-- Material shown follows --

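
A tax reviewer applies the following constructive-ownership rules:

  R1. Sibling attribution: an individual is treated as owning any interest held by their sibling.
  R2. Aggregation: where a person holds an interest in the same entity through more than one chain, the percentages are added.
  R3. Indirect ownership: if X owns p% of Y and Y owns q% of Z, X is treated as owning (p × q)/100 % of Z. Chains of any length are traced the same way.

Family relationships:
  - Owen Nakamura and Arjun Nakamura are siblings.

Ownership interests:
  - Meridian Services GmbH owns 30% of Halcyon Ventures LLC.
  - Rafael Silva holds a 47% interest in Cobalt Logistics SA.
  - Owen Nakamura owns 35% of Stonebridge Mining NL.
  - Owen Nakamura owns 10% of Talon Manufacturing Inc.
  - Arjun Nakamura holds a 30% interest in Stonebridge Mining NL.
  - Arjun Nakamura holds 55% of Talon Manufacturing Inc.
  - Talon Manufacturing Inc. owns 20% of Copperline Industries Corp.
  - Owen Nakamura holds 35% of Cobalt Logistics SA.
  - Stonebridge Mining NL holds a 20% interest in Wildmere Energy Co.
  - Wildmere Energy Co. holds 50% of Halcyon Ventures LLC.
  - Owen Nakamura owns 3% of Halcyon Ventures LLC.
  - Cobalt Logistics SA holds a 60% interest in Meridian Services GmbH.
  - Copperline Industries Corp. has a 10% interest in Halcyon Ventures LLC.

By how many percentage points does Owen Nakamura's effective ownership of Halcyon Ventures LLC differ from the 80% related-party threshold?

62.9

By sibling attribution (R1), Owen Nakamura is treated as also owning Arjun Nakamura's interest in Talon Manufacturing Inc, giving 10% + 55% = 65%.
By sibling attribution (R1), Owen Nakamura is treated as also owning Arjun Nakamura's interest in Stonebridge Mining NL, giving 35% + 30% = 65%.
Chain via Talon Manufacturing Inc. → Copperline Industries Corp. (R3): 65% × 20% × 10% = 1.3% of Halcyon Ventures LLC.
Chain via Stonebridge Mining NL → Wildmere Energy Co. (R3): 65% × 20% × 50% = 6.5% of Halcyon Ventures LLC.
Chain via Cobalt Logistics SA → Meridian Services GmbH (R3): 35% × 60% × 30% = 6.3% of Halcyon Ventures LLC.
Direct interest in Halcyon Ventures LLC: 3%.
Aggregating (R2): 1.3% + 6.5% + 6.3% + 3% = 17.1%.
17.1% falls short of the 80% threshold by 62.9 percentage points.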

-- Material shown concluded --

(Work to be completed): Using the data above, extract exactly the lines from the one that holds "- Arjun Nakamura holds 55%" to the one that holds "- Stonebridge Mining", both ends included, and no others.

(Result for this task):
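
  - Arjun Nakamura holds 55% of Talon Manufacturing Inc.
  - Talon Manufacturing Inc. owns 20% of Copperline Industries Corp.
  - Owen Nakamura holds 35% of Cobalt Logistics SA.
  - Stonebridge Mining NL holds a 20% interest in Wildmere Energy Co.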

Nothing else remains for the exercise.